Across the records below, how many lines include the word "What"? State only the number.

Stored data
|---|

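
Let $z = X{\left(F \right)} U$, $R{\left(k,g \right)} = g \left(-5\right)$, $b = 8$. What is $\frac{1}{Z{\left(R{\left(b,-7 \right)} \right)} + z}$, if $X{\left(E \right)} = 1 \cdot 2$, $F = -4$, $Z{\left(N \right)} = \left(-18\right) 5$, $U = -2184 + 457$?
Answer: $- \frac{1}{3544} \approx -0.00028217$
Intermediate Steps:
$U = -1727$
$R{\left(k,g \right)} = - 5 g$
$Z{\left(N \right)} = -90$
$X{\left(E \right)} = 2$
$z = -3454$ ($z = 2 \left(-1727\right) = -3454$)
$\frac{1}{Z{\left(R{\left(b,-7 \right)} \right)} + z} = \frac{1}{-90 - 3454} = \frac{1}{-3544} = - \frac{1}{3544}$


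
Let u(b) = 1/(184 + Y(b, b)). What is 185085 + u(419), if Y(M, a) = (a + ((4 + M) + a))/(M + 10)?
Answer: 1141789398/6169 ≈ 1.8509e+5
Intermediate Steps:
Y(M, a) = (4 + M + 2*a)/(10 + M) (Y(M, a) = (a + (4 + M + a))/(10 + M) = (4 + M + 2*a)/(10 + M))
u(b) = 1/(184 + (4 + 3*b)/(10 + b)) (u(b) = 1/(184 + (4 + b + 2*b)/(10 + b)) = 1/(184 + (4 + 3*b)/(10 + b)))
185085 + u(419) = 185085 + (10 + 419)/(1844 + 187*419) = 185085 + 429/(1844 + 78353) = 185085 + 429/80197 = 185085 + (1/80197)*429 = 185085 + 33/6169 = 1141789398/6169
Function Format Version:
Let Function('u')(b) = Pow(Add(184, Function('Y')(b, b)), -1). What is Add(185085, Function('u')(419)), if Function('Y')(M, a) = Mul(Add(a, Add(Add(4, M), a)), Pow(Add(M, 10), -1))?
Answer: Rational(1141789398, 6169) ≈ 1.8509e+5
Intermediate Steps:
Function('Y')(M, a) = Mul(Pow(Add(10, M), -1), Add(4, M, Mul(2, a))) (Function('Y')(M, a) = Mul(Add(a, Add(4, M, a)), Pow(Add(10, M), -1)) = Mul(Add(4, M, Mul(2, a)), Pow(Add(10, M), -1)) = Mul(Pow(Add(10, M), -1), Add(4, M, Mul(2, a))))
Function('u')(b) = Pow(Add(184, Mul(Pow(Add(10, b), -1), Add(4, Mul(3, b)))), -1) (Function('u')(b) = Pow(Add(184, Mul(Pow(Add(10, b), -1), Add(4, b, Mul(2, b)))), -1) = Pow(Add(184, Mul(Pow(Add(10, b), -1), Add(4, Mul(3, b)))), -1))
Add(185085, Function('u')(419)) = Add(185085, Mul(Pow(Add(1844, Mul(187, 419)), -1), Add(10, 419))) = Add(185085, Mul(Pow(Add(1844, 78353), -1), 429)) = Add(185085, Mul(Pow(80197, -1), 429)) = Add(185085, Mul(Rational(1, 80197), 429)) = Add(185085, Rational(33, 6169)) = Rational(1141789398, 6169)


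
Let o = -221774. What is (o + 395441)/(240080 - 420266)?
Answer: -57889/60062 ≈ -0.96382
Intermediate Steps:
(o + 395441)/(240080 - 420266) = (-221774 + 395441)/(240080 - 420266) = 173667/(-180186) = 173667*(-1/180186) = -57889/60062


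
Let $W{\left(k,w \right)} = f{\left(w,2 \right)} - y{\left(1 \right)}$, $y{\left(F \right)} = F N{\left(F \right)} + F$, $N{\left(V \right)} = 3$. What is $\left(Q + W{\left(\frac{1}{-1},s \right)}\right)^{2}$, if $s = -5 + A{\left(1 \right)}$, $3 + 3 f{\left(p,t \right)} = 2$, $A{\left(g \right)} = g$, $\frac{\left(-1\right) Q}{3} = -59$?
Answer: $\frac{268324}{9} \approx 29814.0$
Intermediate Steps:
$Q = 177$ ($Q = \left(-3\right) \left(-59\right) = 177$)
$f{\left(p,t \right)} = - \frac{1}{3}$ ($f{\left(p,t \right)} = -1 + \frac{1}{3} \cdot 2 = -1 + \frac{2}{3} = - \frac{1}{3}$)
$y{\left(F \right)} = 4 F$ ($y{\left(F \right)} = F 3 + F = 3 F + F = 4 F$)
$s = -4$ ($s = -5 + 1 = -4$)
$W{\left(k,w \right)} = - \frac{13}{3}$ ($W{\left(k,w \right)} = - \frac{1}{3} - 4 \cdot 1 = - \frac{1}{3} - 4 = - \frac{13}{3}$)
$\left(Q + W{\left(\frac{1}{-1},s \right)}\right)^{2} = \left(177 - \frac{13}{3}\right)^{2} = \left(\frac{518}{3}\right)^{2} = \frac{268324}{9}$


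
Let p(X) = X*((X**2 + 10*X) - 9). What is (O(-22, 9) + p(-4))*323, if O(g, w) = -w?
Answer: 39729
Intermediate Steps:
p(X) = X*(-9 + X**2 + 10*X)
(O(-22, 9) + p(-4))*323 = (-1*9 - 4*(-9 + (-4)**2 + 10*(-4)))*323 = (-9 - 4*(-9 + 16 - 40))*323 = (-9 - 4*(-33))*323 = (-9 + 132)*323 = 123*323 = 39729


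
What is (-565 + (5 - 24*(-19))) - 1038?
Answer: -1142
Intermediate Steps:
(-565 + (5 - 24*(-19))) - 1038 = (-565 + (5 + 456)) - 1038 = (-565 + 461) - 1038 = -104 - 1038 = -1142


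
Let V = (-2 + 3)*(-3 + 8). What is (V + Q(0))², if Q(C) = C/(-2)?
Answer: 25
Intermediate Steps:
Q(C) = -C/2 (Q(C) = C*(-½) = -C/2)
V = 5 (V = 1*5 = 5)
(V + Q(0))² = (5 - ½*0)² = (5 + 0)² = 5² = 25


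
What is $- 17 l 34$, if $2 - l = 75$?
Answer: $42194$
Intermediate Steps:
$l = -73$ ($l = 2 - 75 = -73$)
$- 17 l 34 = \left(-17\right) \left(-73\right) 34 = 1241 \cdot 34 = 42194$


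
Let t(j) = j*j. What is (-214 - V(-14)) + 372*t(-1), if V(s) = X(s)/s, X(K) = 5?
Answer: 2217/14 ≈ 158.36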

|---|

● SOLVED PROBLEM: 10